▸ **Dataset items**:
-----
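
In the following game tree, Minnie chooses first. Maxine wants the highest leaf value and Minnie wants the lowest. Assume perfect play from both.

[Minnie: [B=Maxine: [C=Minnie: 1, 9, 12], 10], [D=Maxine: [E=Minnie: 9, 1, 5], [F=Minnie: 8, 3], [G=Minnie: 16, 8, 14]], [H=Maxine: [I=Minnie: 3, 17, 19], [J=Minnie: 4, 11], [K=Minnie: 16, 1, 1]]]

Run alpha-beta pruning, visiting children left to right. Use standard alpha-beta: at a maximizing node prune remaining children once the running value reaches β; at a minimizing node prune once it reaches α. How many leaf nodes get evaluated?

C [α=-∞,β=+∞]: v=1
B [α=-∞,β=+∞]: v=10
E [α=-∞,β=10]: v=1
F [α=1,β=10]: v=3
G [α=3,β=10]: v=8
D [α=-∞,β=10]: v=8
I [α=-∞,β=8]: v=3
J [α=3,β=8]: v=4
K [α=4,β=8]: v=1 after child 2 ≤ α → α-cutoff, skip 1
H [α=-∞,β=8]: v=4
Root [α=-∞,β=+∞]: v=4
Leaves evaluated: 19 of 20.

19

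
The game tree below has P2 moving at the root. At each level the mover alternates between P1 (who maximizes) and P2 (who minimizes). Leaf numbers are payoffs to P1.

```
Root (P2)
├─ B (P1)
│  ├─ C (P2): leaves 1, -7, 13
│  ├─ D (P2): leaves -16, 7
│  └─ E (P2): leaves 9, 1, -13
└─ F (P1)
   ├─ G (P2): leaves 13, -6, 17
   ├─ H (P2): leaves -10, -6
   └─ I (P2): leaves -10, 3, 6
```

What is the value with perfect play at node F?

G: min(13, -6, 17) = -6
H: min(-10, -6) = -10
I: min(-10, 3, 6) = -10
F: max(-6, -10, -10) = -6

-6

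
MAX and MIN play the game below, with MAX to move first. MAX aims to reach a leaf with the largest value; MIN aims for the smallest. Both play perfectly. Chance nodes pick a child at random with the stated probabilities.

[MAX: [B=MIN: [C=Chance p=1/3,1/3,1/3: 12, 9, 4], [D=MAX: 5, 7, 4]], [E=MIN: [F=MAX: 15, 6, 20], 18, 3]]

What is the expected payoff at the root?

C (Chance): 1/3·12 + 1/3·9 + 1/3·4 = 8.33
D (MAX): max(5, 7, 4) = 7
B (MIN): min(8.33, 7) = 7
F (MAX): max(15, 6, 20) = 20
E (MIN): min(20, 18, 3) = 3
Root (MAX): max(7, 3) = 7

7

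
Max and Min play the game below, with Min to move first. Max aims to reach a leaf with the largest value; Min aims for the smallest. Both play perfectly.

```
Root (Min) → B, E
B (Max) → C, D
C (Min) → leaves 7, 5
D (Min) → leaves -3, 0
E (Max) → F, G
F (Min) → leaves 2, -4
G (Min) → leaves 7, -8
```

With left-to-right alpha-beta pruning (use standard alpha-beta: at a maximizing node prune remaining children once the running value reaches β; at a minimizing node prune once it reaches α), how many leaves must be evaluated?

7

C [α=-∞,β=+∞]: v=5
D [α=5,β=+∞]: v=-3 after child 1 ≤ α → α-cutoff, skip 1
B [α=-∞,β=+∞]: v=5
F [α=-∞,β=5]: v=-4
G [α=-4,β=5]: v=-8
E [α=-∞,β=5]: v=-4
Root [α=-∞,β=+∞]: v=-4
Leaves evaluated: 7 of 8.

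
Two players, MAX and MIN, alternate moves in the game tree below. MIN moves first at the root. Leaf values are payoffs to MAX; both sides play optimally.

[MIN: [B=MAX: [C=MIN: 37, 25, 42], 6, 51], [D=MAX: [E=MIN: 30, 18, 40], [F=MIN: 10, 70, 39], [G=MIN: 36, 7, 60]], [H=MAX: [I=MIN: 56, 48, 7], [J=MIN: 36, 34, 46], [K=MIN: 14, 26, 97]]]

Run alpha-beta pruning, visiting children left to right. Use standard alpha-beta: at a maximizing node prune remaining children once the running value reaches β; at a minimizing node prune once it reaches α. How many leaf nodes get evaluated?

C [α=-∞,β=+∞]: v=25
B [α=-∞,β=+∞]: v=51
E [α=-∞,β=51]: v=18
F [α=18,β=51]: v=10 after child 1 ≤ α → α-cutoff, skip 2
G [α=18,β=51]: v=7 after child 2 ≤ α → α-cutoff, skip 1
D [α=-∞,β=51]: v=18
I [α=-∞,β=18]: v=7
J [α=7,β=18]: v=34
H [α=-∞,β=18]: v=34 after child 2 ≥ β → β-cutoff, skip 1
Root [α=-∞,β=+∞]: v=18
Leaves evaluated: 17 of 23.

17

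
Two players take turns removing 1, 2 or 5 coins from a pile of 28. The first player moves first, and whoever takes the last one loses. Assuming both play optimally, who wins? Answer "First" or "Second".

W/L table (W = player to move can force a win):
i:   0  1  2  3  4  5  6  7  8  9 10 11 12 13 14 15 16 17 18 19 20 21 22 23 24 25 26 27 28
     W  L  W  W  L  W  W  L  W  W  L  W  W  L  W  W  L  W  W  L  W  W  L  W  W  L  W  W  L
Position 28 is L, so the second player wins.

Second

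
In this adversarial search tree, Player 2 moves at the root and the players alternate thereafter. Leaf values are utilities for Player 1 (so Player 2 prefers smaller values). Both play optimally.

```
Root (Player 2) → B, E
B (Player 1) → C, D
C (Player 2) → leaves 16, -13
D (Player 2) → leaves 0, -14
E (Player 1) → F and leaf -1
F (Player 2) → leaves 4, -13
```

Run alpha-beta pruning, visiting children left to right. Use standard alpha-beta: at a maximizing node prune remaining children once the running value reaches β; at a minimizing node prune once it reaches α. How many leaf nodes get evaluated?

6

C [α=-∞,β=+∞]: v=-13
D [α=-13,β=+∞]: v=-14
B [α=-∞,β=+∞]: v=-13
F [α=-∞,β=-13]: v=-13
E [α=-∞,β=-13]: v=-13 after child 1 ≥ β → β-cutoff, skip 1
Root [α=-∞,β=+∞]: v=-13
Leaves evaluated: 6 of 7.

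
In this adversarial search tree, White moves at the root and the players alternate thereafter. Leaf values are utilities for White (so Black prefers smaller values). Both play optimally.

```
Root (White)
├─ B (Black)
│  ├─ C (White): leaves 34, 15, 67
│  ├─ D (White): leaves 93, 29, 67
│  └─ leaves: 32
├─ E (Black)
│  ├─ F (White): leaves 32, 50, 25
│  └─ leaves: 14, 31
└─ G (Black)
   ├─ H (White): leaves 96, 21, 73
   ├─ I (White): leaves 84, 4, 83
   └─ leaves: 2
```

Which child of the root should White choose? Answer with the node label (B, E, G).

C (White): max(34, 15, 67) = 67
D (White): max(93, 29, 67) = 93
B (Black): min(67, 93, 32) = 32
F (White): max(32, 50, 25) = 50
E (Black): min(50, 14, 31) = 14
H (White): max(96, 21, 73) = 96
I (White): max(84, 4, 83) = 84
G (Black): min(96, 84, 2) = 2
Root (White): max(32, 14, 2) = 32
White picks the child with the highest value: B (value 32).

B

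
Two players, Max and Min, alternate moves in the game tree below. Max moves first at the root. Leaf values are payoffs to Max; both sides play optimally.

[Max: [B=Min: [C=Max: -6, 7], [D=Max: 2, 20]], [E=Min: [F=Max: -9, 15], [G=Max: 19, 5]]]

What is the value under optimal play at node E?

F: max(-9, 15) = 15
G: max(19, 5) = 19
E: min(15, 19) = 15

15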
-----
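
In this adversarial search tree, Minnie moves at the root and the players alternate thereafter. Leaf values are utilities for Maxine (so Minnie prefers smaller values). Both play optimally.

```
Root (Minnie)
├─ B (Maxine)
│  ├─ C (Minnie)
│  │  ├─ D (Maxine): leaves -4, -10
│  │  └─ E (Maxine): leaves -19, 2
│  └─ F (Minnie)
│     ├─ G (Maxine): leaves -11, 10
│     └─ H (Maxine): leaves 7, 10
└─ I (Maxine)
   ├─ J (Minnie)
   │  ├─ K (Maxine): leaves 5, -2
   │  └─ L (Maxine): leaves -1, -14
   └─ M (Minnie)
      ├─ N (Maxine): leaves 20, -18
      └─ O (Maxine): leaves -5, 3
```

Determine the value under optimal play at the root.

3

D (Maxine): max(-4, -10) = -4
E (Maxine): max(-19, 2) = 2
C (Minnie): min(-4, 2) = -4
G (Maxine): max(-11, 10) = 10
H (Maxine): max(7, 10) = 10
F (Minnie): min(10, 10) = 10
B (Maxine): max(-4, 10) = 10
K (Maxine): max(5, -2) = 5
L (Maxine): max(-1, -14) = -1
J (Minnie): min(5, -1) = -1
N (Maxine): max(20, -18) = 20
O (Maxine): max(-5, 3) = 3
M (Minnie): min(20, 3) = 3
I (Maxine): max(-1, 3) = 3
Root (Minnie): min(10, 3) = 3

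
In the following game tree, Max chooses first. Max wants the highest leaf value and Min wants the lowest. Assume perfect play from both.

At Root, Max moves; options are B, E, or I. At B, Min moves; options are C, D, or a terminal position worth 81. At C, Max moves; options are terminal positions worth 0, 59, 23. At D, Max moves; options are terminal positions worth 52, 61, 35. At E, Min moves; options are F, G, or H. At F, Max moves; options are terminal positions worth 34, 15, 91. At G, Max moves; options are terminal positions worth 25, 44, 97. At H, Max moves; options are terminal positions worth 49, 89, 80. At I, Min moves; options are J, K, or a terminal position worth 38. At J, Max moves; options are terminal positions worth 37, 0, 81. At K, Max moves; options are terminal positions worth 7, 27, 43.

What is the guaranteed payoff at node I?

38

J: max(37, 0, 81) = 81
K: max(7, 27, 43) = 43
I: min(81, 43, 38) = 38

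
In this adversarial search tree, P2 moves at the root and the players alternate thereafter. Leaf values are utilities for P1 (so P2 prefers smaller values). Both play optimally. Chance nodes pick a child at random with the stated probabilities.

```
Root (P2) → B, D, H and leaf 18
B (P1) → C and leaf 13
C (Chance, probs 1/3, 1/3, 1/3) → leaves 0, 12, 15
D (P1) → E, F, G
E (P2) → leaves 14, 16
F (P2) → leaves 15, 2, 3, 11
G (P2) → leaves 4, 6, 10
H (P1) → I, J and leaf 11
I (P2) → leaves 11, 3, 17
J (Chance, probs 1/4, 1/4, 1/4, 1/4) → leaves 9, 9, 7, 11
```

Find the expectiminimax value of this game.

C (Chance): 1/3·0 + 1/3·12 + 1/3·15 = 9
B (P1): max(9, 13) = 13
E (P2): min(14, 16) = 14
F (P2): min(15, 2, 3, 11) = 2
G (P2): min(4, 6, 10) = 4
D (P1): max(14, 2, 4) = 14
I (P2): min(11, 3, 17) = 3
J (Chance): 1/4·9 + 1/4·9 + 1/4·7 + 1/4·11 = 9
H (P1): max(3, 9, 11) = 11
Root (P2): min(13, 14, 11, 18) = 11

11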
-----
▸ **WHAT IS EXPECTED**: Return each line above where the word "random" shows up.

▸ **RESPONSE FOR THIS EXERCISE**:
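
MAX and MIN play the game below, with MAX to move first. MAX aims to reach a leaf with the largest value; MIN aims for the smallest. Both play perfectly. Chance nodes pick a child at random with the stated probabilities.
In this adversarial search tree, P2 moves at the root and the players alternate thereafter. Leaf values are utilities for P1 (so P2 prefers smaller values). Both play optimally. Chance nodes pick a child at random with the stated probabilities.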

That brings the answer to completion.